Exercise objective: Find "g(u) = u^2 - 14*u + 49" in the data, then restate the line it sits in and every later line word for word, ending with the last line.

Dataset excerpts
Content starts

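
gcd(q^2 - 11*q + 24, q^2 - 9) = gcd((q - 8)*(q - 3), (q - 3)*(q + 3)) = q - 3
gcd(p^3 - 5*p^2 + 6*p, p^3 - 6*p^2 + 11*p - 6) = p^2 - 5*p + 6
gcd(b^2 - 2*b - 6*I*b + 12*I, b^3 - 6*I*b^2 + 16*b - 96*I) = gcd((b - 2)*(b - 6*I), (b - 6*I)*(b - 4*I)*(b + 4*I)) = b - 6*I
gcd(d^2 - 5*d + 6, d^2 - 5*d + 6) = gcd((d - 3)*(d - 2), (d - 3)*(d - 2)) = d^2 - 5*d + 6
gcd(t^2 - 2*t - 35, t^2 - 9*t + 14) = t - 7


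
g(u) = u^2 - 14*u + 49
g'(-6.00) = -26.00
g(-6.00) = 169.00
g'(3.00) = -8.00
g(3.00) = 16.00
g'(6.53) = -0.94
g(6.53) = 0.22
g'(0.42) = -13.16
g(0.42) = 43.30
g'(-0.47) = -14.94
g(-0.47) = 55.80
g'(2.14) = -9.72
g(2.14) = 23.62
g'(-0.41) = -14.82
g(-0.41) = 54.91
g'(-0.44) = -14.88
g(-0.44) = 55.35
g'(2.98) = -8.04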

Content ends

Reply to the task:
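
g(u) = u^2 - 14*u + 49
g'(-6.00) = -26.00
g(-6.00) = 169.00
g'(3.00) = -8.00
g(3.00) = 16.00
g'(6.53) = -0.94
g(6.53) = 0.22
g'(0.42) = -13.16
g(0.42) = 43.30
g'(-0.47) = -14.94
g(-0.47) = 55.80
g'(2.14) = -9.72
g(2.14) = 23.62
g'(-0.41) = -14.82
g(-0.41) = 54.91
g'(-0.44) = -14.88
g(-0.44) = 55.35
g'(2.98) = -8.04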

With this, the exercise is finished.